◆ Source data:

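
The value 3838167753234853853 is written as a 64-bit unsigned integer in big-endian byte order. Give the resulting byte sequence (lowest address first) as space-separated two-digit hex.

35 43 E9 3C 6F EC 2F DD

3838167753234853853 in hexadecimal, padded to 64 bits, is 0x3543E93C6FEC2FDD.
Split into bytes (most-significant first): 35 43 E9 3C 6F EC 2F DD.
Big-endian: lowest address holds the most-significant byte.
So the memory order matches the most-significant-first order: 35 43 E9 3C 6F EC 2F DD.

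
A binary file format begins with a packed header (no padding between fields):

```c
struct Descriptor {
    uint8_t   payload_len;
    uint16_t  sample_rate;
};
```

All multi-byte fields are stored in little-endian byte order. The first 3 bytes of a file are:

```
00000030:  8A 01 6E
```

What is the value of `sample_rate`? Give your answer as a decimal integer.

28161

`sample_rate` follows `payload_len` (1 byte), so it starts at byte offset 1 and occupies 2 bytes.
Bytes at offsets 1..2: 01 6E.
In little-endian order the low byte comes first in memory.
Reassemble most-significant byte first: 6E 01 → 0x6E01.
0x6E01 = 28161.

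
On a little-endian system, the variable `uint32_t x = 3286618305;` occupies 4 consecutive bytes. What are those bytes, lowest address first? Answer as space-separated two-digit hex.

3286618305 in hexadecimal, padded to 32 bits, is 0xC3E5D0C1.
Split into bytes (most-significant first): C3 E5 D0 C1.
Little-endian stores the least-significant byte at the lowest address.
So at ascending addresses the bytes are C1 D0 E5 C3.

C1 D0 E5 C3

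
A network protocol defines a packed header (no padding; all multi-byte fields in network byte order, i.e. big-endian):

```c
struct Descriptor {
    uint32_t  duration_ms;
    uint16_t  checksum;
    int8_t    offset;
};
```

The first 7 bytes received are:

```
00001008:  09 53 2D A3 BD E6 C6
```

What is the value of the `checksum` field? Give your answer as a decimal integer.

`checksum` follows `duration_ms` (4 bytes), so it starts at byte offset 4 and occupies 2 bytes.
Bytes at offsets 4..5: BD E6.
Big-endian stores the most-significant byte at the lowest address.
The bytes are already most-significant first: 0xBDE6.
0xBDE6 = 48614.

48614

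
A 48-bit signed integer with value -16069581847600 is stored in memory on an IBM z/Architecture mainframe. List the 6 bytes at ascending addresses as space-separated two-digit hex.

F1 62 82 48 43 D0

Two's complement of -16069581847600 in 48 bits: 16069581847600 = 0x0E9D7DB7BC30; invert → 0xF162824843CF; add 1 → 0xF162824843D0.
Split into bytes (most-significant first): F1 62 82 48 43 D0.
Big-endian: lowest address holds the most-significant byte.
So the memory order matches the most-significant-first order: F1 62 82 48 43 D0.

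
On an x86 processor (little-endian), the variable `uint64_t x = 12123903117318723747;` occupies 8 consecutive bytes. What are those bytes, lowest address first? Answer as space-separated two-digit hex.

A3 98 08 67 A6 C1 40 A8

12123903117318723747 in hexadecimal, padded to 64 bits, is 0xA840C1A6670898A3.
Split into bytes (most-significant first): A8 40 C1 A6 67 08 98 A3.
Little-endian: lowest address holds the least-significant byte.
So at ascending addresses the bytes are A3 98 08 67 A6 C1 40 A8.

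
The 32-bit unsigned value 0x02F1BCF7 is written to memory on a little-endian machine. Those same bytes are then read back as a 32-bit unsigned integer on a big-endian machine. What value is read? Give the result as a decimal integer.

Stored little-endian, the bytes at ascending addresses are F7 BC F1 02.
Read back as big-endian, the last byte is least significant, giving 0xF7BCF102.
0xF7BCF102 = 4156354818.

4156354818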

◆ YOUR INSTRUCTIONS:
Write out the records shown above, exactly as they appear.

◆ WRITTEN RESPONSE:
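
The value 3838167753234853853 is written as a 64-bit unsigned integer in big-endian byte order. Give the resulting byte sequence (lowest address first) as space-separated two-digit hex.

35 43 E9 3C 6F EC 2F DD

3838167753234853853 in hexadecimal, padded to 64 bits, is 0x3543E93C6FEC2FDD.
Split into bytes (most-significant first): 35 43 E9 3C 6F EC 2F DD.
Big-endian: lowest address holds the most-significant byte.
So the memory order matches the most-significant-first order: 35 43 E9 3C 6F EC 2F DD.

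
A binary file format begins with a packed header (no padding between fields):

```c
struct Descriptor {
    uint8_t   payload_len;
    uint16_t  sample_rate;
};
```

All multi-byte fields are stored in little-endian byte order. The first 3 bytes of a file are:

```
00000030:  8A 01 6E
```

What is the value of `sample_rate`? Give your answer as a decimal integer.

28161

`sample_rate` follows `payload_len` (1 byte), so it starts at byte offset 1 and occupies 2 bytes.
Bytes at offsets 1..2: 01 6E.
In little-endian order the low byte comes first in memory.
Reassemble most-significant byte first: 6E 01 → 0x6E01.
0x6E01 = 28161.

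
On a little-endian system, the variable `uint32_t x = 3286618305;` occupies 4 consecutive bytes. What are those bytes, lowest address first? Answer as space-separated two-digit hex.

3286618305 in hexadecimal, padded to 32 bits, is 0xC3E5D0C1.
Split into bytes (most-significant first): C3 E5 D0 C1.
Little-endian stores the least-significant byte at the lowest address.
So at ascending addresses the bytes are C1 D0 E5 C3.

C1 D0 E5 C3

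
A network protocol defines a packed header (no padding; all multi-byte fields in network byte order, i.e. big-endian):

```c
struct Descriptor {
    uint32_t  duration_ms;
    uint16_t  checksum;
    int8_t    offset;
};
```

The first 7 bytes received are:

```
00001008:  09 53 2D A3 BD E6 C6
```

What is the value of the `checksum` field? Give your answer as a decimal integer.

`checksum` follows `duration_ms` (4 bytes), so it starts at byte offset 4 and occupies 2 bytes.
Bytes at offsets 4..5: BD E6.
Big-endian stores the most-significant byte at the lowest address.
The bytes are already most-significant first: 0xBDE6.
0xBDE6 = 48614.

48614

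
A 48-bit signed integer with value -16069581847600 is stored in memory on an IBM z/Architecture mainframe. List the 6 bytes at ascending addresses as space-separated two-digit hex.

F1 62 82 48 43 D0

Two's complement of -16069581847600 in 48 bits: 16069581847600 = 0x0E9D7DB7BC30; invert → 0xF162824843CF; add 1 → 0xF162824843D0.
Split into bytes (most-significant first): F1 62 82 48 43 D0.
Big-endian: lowest address holds the most-significant byte.
So the memory order matches the most-significant-first order: F1 62 82 48 43 D0.

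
On an x86 processor (little-endian), the variable `uint64_t x = 12123903117318723747;` occupies 8 consecutive bytes. What are those bytes, lowest address first? Answer as space-separated two-digit hex.

A3 98 08 67 A6 C1 40 A8

12123903117318723747 in hexadecimal, padded to 64 bits, is 0xA840C1A6670898A3.
Split into bytes (most-significant first): A8 40 C1 A6 67 08 98 A3.
Little-endian: lowest address holds the least-significant byte.
So at ascending addresses the bytes are A3 98 08 67 A6 C1 40 A8.

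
The 32-bit unsigned value 0x02F1BCF7 is written to memory on a little-endian machine. Those same bytes are then read back as a 32-bit unsigned integer on a big-endian machine. What value is read? Give the result as a decimal integer.

Stored little-endian, the bytes at ascending addresses are F7 BC F1 02.
Read back as big-endian, the last byte is least significant, giving 0xF7BCF102.
0xF7BCF102 = 4156354818.

4156354818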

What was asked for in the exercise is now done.